▶ _ASSIGNMENT_
Nothing may be dropped or altered: reproduce all the data.

▶ _DATASET CONTENT_

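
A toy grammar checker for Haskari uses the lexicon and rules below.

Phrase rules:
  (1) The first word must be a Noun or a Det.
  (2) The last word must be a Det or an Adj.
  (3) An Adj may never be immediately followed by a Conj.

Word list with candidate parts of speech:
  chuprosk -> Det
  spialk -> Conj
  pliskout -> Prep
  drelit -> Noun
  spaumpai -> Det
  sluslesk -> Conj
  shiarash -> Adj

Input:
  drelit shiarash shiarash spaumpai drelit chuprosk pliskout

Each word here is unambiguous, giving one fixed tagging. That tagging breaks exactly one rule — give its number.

2

Fixed tagging: Noun Adj Adj Det Noun Det Prep.
Applying the rules: R1 pass, R2 fail, R3 pass.
Only rule 2 fails.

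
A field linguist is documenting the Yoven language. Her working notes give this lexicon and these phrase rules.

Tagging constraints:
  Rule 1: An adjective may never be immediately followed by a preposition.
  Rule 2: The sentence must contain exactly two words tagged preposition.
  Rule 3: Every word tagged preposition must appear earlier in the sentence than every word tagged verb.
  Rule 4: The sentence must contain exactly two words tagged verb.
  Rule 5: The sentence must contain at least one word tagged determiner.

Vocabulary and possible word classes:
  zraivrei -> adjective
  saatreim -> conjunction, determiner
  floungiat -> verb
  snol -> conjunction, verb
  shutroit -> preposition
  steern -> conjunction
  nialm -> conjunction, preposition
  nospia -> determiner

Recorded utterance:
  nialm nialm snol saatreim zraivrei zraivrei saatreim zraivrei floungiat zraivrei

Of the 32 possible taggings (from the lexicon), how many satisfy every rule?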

▶ _TASK ANSWER_
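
A toy grammar checker for Haskari uses the lexicon and rules below.

Phrase rules:
  (1) The first word must be a Noun or a Det.
  (2) The last word must be a Det or an Adj.
  (3) An Adj may never be immediately followed by a Conj.

Word list with candidate parts of speech:
  chuprosk -> Det
  spialk -> Conj
  pliskout -> Prep
  drelit -> Noun
  spaumpai -> Det
  sluslesk -> Conj
  shiarash -> Adj

Input:
  drelit shiarash shiarash spaumpai drelit chuprosk pliskout

Each word here is unambiguous, giving one fixed tagging. That tagging breaks exactly one rule — give its number.

2

Fixed tagging: Noun Adj Adj Det Noun Det Prep.
Applying the rules: R1 pass, R2 fail, R3 pass.
Only rule 2 fails.

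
A field linguist is documenting the Yoven language. Her working notes give this lexicon and these phrase rules.

Tagging constraints:
  Rule 1: An adjective may never be immediately followed by a preposition.
  Rule 2: The sentence must contain exactly two words tagged preposition.
  Rule 3: Every word tagged preposition must appear earlier in the sentence than every word tagged verb.
  Rule 4: The sentence must contain exactly two words tagged verb.
  Rule 5: The sentence must contain at least one word tagged determiner.

Vocabulary and possible word classes:
  zraivrei -> adjective
  saatreim -> conjunction, determiner
  floungiat -> verb
  snol -> conjunction, verb
  shutroit -> preposition
  steern -> conjunction
  nialm -> conjunction, preposition
  nospia -> determiner

Recorded utterance:
  nialm nialm snol saatreim zraivrei zraivrei saatreim zraivrei floungiat zraivrei

Of the 32 possible taggings (from the lexicon), how many satisfy every rule?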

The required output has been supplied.